Stored items
=== Section Start ===
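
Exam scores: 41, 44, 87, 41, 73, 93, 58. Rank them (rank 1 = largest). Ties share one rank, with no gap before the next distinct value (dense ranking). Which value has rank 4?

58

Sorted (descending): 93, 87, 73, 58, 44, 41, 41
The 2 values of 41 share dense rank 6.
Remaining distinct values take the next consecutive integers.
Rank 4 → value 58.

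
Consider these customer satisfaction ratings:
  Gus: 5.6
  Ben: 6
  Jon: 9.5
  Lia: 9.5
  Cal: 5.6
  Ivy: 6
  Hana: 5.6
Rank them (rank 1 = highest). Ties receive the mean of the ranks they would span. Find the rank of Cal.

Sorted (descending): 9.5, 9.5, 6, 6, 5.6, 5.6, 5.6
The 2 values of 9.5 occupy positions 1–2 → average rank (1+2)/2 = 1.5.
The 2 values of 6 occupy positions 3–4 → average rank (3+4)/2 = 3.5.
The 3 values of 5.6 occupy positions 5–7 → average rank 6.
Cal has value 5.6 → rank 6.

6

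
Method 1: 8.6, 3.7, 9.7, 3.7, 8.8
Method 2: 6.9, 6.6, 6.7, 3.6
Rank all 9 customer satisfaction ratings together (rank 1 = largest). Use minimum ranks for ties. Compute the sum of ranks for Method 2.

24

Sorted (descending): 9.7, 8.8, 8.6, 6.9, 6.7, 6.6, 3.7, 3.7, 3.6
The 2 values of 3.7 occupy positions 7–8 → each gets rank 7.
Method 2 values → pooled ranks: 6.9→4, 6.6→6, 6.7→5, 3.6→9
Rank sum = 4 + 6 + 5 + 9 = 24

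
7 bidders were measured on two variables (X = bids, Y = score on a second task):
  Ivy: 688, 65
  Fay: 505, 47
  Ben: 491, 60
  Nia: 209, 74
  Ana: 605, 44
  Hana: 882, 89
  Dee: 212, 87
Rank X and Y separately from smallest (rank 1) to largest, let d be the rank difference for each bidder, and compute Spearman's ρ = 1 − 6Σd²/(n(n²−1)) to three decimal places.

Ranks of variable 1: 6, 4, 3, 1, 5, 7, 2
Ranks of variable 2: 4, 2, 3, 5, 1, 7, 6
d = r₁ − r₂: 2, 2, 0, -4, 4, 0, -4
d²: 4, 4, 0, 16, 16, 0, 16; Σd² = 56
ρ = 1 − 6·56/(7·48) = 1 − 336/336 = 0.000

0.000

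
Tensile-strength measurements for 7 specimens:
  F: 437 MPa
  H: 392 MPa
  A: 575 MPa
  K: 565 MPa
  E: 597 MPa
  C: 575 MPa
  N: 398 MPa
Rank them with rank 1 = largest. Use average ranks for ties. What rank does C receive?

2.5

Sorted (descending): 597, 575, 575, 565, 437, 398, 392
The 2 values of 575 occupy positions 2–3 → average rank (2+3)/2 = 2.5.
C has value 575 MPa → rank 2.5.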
=== Section End ===
=== Section Start ===
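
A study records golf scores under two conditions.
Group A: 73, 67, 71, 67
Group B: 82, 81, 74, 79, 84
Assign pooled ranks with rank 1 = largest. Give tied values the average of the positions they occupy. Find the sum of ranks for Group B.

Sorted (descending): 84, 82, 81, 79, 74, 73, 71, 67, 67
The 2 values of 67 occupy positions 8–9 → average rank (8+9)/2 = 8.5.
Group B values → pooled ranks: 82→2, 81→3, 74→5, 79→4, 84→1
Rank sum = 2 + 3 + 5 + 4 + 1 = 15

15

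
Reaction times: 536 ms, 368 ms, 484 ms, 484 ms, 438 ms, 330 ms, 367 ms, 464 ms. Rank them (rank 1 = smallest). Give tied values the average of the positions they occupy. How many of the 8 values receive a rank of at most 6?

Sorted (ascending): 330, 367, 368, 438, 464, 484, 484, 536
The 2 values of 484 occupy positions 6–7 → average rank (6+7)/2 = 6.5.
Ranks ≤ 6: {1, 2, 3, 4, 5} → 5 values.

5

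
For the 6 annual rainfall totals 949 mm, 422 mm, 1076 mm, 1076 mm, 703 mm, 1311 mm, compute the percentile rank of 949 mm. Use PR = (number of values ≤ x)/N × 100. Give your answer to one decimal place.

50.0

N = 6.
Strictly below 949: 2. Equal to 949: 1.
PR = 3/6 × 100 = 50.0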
=== Section End ===
=== Section Start ===
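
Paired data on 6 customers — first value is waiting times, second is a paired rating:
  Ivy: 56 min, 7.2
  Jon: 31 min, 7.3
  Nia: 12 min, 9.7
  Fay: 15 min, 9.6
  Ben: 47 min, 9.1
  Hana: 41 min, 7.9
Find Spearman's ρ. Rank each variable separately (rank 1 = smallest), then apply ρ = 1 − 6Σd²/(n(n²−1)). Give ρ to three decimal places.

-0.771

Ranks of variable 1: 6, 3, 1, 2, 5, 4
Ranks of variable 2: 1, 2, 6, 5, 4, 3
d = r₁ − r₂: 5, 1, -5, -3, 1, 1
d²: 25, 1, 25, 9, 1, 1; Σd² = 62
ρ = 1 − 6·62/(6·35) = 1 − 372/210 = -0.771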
=== Section End ===
▶ WHAT IS EXPECTED
Count the lines above that contain the word "second", and give only that number.

▶ ANSWER BOX
2